(Items from a dataset)
BEGIN

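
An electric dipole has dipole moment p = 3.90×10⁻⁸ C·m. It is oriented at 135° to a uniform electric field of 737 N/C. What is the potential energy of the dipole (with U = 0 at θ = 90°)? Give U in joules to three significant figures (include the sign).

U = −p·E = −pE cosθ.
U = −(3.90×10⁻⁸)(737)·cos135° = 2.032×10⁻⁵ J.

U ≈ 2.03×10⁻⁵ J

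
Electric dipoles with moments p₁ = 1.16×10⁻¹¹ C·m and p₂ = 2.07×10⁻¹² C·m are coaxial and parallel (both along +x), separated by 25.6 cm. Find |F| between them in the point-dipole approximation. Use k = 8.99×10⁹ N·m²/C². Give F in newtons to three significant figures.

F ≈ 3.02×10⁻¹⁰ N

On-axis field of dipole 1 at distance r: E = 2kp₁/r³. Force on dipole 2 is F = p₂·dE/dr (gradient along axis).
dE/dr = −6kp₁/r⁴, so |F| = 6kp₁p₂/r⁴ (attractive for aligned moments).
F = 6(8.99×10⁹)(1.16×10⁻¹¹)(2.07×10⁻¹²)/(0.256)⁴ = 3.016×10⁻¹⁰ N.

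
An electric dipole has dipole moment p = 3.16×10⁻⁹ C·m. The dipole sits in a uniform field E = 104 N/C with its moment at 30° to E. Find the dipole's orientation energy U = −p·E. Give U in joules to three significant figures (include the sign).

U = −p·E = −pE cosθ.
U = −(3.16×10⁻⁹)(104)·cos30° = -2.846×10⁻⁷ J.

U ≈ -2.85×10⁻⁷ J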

END

> _About this exercise_: Take the lines above and retype all of them exactly.

> _Exercise result_:
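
An electric dipole has dipole moment p = 3.90×10⁻⁸ C·m. It is oriented at 135° to a uniform electric field of 737 N/C. What is the potential energy of the dipole (with U = 0 at θ = 90°)? Give U in joules to three significant figures (include the sign).

U = −p·E = −pE cosθ.
U = −(3.90×10⁻⁸)(737)·cos135° = 2.032×10⁻⁵ J.

U ≈ 2.03×10⁻⁵ J

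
Electric dipoles with moments p₁ = 1.16×10⁻¹¹ C·m and p₂ = 2.07×10⁻¹² C·m are coaxial and parallel (both along +x), separated by 25.6 cm. Find |F| between them in the point-dipole approximation. Use k = 8.99×10⁹ N·m²/C². Give F in newtons to three significant figures.

F ≈ 3.02×10⁻¹⁰ N

On-axis field of dipole 1 at distance r: E = 2kp₁/r³. Force on dipole 2 is F = p₂·dE/dr (gradient along axis).
dE/dr = −6kp₁/r⁴, so |F| = 6kp₁p₂/r⁴ (attractive for aligned moments).
F = 6(8.99×10⁹)(1.16×10⁻¹¹)(2.07×10⁻¹²)/(0.256)⁴ = 3.016×10⁻¹⁰ N.

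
An electric dipole has dipole moment p = 3.16×10⁻⁹ C·m. The dipole sits in a uniform field E = 104 N/C with its moment at 30° to E. Find the dipole's orientation energy U = −p·E. Give U in joules to three significant figures (include the sign).

U = −p·E = −pE cosθ.
U = −(3.16×10⁻⁹)(104)·cos30° = -2.846×10⁻⁷ J.

U ≈ -2.85×10⁻⁷ J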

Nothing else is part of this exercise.